All of the entries need to be copied character for character.
Content starts
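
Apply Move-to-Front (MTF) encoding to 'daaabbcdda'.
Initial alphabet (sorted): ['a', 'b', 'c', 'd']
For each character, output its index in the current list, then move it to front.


MTF encoding:
'd': index 3 in ['a', 'b', 'c', 'd'] -> ['d', 'a', 'b', 'c']
'a': index 1 in ['d', 'a', 'b', 'c'] -> ['a', 'd', 'b', 'c']
'a': index 0 in ['a', 'd', 'b', 'c'] -> ['a', 'd', 'b', 'c']
'a': index 0 in ['a', 'd', 'b', 'c'] -> ['a', 'd', 'b', 'c']
'b': index 2 in ['a', 'd', 'b', 'c'] -> ['b', 'a', 'd', 'c']
'b': index 0 in ['b', 'a', 'd', 'c'] -> ['b', 'a', 'd', 'c']
'c': index 3 in ['b', 'a', 'd', 'c'] -> ['c', 'b', 'a', 'd']
'd': index 3 in ['c', 'b', 'a', 'd'] -> ['d', 'c', 'b', 'a']
'd': index 0 in ['d', 'c', 'b', 'a'] -> ['d', 'c', 'b', 'a']
'a': index 3 in ['d', 'c', 'b', 'a'] -> ['a', 'd', 'c', 'b']


Output: [3, 1, 0, 0, 2, 0, 3, 3, 0, 3]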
Content ends
* **Answer to the exercise**
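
Apply Move-to-Front (MTF) encoding to 'daaabbcdda'.
Initial alphabet (sorted): ['a', 'b', 'c', 'd']
For each character, output its index in the current list, then move it to front.


MTF encoding:
'd': index 3 in ['a', 'b', 'c', 'd'] -> ['d', 'a', 'b', 'c']
'a': index 1 in ['d', 'a', 'b', 'c'] -> ['a', 'd', 'b', 'c']
'a': index 0 in ['a', 'd', 'b', 'c'] -> ['a', 'd', 'b', 'c']
'a': index 0 in ['a', 'd', 'b', 'c'] -> ['a', 'd', 'b', 'c']
'b': index 2 in ['a', 'd', 'b', 'c'] -> ['b', 'a', 'd', 'c']
'b': index 0 in ['b', 'a', 'd', 'c'] -> ['b', 'a', 'd', 'c']
'c': index 3 in ['b', 'a', 'd', 'c'] -> ['c', 'b', 'a', 'd']
'd': index 3 in ['c', 'b', 'a', 'd'] -> ['d', 'c', 'b', 'a']
'd': index 0 in ['d', 'c', 'b', 'a'] -> ['d', 'c', 'b', 'a']
'a': index 3 in ['d', 'c', 'b', 'a'] -> ['a', 'd', 'c', 'b']


Output: [3, 1, 0, 0, 2, 0, 3, 3, 0, 3]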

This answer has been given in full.